■ **Problem details**:
The lines to reproduce from the material below are those from the one containing "In Mirilost, the" through the one containing "Filers may claim a Commuter", both included; write them out exactly and add nothing.

■ **Supplied information**:
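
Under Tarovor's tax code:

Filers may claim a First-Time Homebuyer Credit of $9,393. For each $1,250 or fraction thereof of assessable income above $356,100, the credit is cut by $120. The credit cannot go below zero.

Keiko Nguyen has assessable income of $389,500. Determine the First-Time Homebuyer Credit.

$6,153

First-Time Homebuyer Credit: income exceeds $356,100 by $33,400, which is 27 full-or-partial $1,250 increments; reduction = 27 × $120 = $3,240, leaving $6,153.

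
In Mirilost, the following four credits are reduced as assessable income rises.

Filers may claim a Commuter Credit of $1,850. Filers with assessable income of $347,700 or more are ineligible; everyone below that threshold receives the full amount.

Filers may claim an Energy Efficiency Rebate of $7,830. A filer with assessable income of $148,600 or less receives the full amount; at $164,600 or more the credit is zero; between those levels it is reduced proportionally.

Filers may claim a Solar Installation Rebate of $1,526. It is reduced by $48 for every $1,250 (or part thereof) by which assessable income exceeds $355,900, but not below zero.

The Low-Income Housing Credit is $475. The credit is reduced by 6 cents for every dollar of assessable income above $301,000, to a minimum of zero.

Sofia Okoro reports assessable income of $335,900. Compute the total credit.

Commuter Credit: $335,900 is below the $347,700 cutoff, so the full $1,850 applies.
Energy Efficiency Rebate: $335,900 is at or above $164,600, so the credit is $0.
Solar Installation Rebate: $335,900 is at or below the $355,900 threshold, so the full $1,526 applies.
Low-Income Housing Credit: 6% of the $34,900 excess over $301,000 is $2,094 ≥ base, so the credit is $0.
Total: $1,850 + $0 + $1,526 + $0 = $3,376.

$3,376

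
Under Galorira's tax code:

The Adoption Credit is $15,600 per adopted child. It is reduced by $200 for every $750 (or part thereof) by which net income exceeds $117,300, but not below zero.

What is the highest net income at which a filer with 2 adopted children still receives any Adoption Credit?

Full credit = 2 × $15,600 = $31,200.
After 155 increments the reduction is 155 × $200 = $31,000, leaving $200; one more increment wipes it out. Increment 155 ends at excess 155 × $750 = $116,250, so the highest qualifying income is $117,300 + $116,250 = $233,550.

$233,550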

■ **Answer below**:
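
In Mirilost, the following four credits are reduced as assessable income rises.

Filers may claim a Commuter Credit of $1,850. Filers with assessable income of $347,700 or more are ineligible; everyone below that threshold receives the full amount.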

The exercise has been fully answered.